### Assigned task
Note how many lines in the entries contain the string "head", then give that number and nothing else.

Data items:
_ _ _ _ _ _ _
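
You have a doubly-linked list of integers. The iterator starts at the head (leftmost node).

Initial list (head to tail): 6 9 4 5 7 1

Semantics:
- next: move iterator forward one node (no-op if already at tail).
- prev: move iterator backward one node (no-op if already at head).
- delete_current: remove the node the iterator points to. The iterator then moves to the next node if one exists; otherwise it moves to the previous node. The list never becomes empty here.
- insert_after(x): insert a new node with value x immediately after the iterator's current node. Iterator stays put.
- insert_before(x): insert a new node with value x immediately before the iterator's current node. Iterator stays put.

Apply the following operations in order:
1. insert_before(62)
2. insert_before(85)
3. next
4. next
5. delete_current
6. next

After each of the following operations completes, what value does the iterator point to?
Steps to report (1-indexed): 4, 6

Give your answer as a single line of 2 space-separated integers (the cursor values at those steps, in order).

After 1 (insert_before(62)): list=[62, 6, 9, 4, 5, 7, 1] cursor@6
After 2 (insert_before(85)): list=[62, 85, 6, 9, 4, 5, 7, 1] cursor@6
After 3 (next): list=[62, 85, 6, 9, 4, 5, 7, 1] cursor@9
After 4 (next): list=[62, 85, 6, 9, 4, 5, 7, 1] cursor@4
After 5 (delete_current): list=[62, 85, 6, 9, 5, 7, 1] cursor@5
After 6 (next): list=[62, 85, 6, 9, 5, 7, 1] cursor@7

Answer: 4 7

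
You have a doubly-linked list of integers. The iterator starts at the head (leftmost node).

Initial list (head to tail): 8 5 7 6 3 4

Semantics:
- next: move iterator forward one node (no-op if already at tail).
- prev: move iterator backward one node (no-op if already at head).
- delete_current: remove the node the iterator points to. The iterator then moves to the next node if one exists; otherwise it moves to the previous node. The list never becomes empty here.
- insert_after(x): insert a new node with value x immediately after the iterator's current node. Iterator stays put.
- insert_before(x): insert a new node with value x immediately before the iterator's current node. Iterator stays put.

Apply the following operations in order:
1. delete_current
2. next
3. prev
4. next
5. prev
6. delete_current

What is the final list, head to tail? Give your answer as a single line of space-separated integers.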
_ _ _ _ _ _ _
### Answer box
7